**EXERCISE REQUIREMENTS:** Copy every line that holds the string "Profit" from the data below.

**LISTED RECORDS:**
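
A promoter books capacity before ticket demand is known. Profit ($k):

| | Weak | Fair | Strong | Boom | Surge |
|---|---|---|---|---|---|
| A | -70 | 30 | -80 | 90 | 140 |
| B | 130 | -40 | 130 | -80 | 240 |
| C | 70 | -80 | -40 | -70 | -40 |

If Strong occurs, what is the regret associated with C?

170

Best payoff under Strong is 130.
Regret = 130 − (-40) = 170.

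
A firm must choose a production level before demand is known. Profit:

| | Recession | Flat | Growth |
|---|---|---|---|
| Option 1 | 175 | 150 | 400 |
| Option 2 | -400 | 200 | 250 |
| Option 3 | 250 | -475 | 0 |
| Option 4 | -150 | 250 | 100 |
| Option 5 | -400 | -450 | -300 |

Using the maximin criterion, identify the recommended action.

Row minima: Option 1=150, Option 2=-400, Option 3=-475, Option 4=-150, Option 5=-450
Best worst-case = 150 → Option 1.

Option 1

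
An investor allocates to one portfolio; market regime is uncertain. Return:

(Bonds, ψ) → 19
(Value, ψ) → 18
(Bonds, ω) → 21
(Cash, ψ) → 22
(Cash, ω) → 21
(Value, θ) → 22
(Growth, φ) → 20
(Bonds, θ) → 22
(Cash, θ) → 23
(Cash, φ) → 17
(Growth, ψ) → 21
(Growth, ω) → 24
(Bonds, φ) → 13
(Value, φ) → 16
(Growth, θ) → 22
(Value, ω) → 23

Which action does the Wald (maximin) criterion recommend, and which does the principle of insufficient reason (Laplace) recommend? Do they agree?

maximin → Growth; laplace → Growth (agree)

Row minima: Cash=17, Growth=20, Value=16, Bonds=13
Best worst-case = 20 → Growth.
Row averages: Cash=20.75, Growth=21.75, Value=19.75, Bonds=18.75
Highest average = 21.75 → Growth.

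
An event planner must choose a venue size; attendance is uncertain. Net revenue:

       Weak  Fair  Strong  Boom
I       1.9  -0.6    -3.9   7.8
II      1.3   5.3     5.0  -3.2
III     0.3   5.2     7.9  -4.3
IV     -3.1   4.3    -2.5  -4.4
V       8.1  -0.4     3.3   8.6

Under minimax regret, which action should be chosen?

V

Column bests: Weak=8.1, Fair=5.3, Strong=7.9, Boom=8.6.
I regrets: 6.2, 5.9, 11.8, 0.8 → max 11.8
II regrets: 6.8, 0.0, 2.9, 11.8 → max 11.8
III regrets: 7.8, 0.1, 0.0, 12.9 → max 12.9
IV regrets: 11.2, 1.0, 10.4, 13.0 → max 13.0
V regrets: 0.0, 5.7, 4.6, 0.0 → max 5.7
Smallest max regret = 5.7 → V.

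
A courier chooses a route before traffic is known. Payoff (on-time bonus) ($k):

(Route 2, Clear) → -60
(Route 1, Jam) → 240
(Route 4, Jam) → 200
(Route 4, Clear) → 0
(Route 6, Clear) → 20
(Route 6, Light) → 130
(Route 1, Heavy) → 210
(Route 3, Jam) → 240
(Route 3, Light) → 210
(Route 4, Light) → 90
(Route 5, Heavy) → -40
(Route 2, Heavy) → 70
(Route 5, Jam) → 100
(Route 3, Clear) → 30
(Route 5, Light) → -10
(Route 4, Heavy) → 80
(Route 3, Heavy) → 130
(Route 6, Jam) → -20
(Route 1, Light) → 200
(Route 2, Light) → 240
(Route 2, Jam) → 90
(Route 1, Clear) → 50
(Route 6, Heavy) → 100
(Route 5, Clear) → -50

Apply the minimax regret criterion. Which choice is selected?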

**TASK SOLUTION:**
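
A promoter books capacity before ticket demand is known. Profit ($k):
A firm must choose a production level before demand is known. Profit: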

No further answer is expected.